• What is required:
When the line with "A gradient runs rgb(222, 216, 156)" appears below, start repeating lines exactly, and keep going through the line with "- #b93a09 at 100%"; add nothing outside that span.

-- Excerpted data follows --

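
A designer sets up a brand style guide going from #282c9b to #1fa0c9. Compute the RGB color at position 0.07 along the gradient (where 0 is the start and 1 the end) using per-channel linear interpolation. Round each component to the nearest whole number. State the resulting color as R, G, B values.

(39, 52, 158)

#282c9b → (40, 44, 155); #1fa0c9 → (31, 160, 201).
R = 40 + 0.07 × (31 − 40) = 40 + 0.07 × -9 = 39.37 → 39
G = 44 + 0.07 × (160 − 44) = 44 + 0.07 × 116 = 52.12 → 52
B = 155 + 0.07 × (201 − 155) = 155 + 0.07 × 46 = 158.22 → 158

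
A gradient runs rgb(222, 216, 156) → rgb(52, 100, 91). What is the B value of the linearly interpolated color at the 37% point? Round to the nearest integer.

B = 156 + 0.37 × (91 − 156) = 131.95 → 132

132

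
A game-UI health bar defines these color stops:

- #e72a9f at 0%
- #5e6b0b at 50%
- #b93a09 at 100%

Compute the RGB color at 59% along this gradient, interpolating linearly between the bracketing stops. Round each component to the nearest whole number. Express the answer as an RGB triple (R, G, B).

59% lies between the 50% and 100% stops, so the local fraction is t = (59 − 50)/(100 − 50) = 9/50 ≈ 0.18.
#5e6b0b → (94, 107, 11); #b93a09 → (185, 58, 9).
R = 94 + 0.18 × (185 − 94) = 110.38 → 110
G = 107 + 0.18 × (58 − 107) = 98.18 → 98
B = 11 + 0.18 × (9 − 11) = 10.64 → 11

(110, 98, 11)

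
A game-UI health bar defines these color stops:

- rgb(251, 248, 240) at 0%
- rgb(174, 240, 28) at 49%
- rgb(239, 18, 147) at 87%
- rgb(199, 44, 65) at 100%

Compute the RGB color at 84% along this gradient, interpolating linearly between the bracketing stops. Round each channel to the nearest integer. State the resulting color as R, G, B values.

84% lies between the 49% and 87% stops, so the local fraction is t = (84 − 49)/(87 − 49) = 35/38 ≈ 0.9211.
R = 174 + 0.9211 × (239 − 174) = 233.871 → 234
G = 240 + 0.9211 × (18 − 240) = 35.516 → 36
B = 28 + 0.9211 × (147 − 28) = 137.611 → 138

(234, 36, 138)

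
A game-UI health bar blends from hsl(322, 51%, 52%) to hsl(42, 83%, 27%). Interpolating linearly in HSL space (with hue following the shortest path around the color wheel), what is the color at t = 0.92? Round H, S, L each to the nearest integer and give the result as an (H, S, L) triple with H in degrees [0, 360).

(36, 80, 29)

Hue: 42 − 322 = -280°, but |-280| > 180 so the shorter arc goes the other way: Δh = -280 + 360 = 80°.
H = 322 + 0.92 × (80) = 395.6 → 396 → 396 mod 360 = 36°
S = 51 + 0.92 × (83 − 51) = 80.44 → 80%
L = 52 + 0.92 × (27 − 52) = 29 → 29%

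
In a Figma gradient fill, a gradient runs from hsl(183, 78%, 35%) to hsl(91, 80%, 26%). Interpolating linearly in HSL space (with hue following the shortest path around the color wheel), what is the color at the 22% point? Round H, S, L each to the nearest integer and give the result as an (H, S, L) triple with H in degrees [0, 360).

(163, 78, 33)

Hue arc: Δh = 91 − 183 = -92° (|Δh| ≤ 180, already the shorter path).
H = 183 + 0.22 × (-92) = 162.76 → 163°
S = 78 + 0.22 × (80 − 78) = 78.44 → 78%
L = 35 + 0.22 × (26 − 35) = 33.02 → 33%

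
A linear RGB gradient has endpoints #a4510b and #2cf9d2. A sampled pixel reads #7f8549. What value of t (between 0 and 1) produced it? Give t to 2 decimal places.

0.31

Invert the lerp on the B channel (largest span, 199): t = (73 − 11) / (210 − 11) = 62/199 = 0.31156.
Check on R: (127 − 164)/(44 − 164) = 0.3083 ✓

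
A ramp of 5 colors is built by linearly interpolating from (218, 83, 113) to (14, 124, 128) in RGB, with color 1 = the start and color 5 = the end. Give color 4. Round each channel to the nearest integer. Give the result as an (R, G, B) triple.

(65, 114, 124)

With 5 swatches and endpoints inclusive, swatch 4 sits at t = (4 − 1)/(5 − 1) = 3/4 ≈ 0.75.
R = 218 + 0.75 × (14 − 218) = 65 → 65
G = 83 + 0.75 × (124 − 83) = 113.75 → 114
B = 113 + 0.75 × (128 − 113) = 124.25 → 124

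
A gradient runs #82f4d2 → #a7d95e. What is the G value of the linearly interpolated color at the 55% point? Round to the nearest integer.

G₁ = 244 (from #82f4d2), G₂ = 217 (from #a7d95e).
G = 244 + 0.55 × (217 − 244) = 229.15 → 229

229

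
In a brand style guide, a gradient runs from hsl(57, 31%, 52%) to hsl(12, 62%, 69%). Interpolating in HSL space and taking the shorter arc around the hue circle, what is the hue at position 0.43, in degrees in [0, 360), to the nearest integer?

38

Hue arc: Δh = 12 − 57 = -45° (|Δh| ≤ 180, already the shorter path).
H = 57 + 0.43 × (-45) = 37.65 → 38°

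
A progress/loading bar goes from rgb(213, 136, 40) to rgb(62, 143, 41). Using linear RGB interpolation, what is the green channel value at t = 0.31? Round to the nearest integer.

138

G = 136 + 0.31 × (143 − 136) = 138.17 → 138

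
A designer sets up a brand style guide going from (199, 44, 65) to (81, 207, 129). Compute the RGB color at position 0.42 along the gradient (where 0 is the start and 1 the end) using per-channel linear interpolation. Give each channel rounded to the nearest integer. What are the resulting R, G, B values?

(149, 112, 92)

R = 199 + 0.42 × (81 − 199) = 199 + 0.42 × -118 = 149.44 → 149
G = 44 + 0.42 × (207 − 44) = 44 + 0.42 × 163 = 112.46 → 112
B = 65 + 0.42 × (129 − 65) = 65 + 0.42 × 64 = 91.88 → 92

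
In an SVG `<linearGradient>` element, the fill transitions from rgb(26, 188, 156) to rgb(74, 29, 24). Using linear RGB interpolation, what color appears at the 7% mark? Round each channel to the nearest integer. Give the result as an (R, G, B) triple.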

-- Excerpted data concluded --

• Result:
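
A gradient runs rgb(222, 216, 156) → rgb(52, 100, 91). What is the B value of the linearly interpolated color at the 37% point? Round to the nearest integer.

B = 156 + 0.37 × (91 − 156) = 131.95 → 132

132

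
A game-UI health bar defines these color stops:

- #e72a9f at 0%
- #5e6b0b at 50%
- #b93a09 at 100%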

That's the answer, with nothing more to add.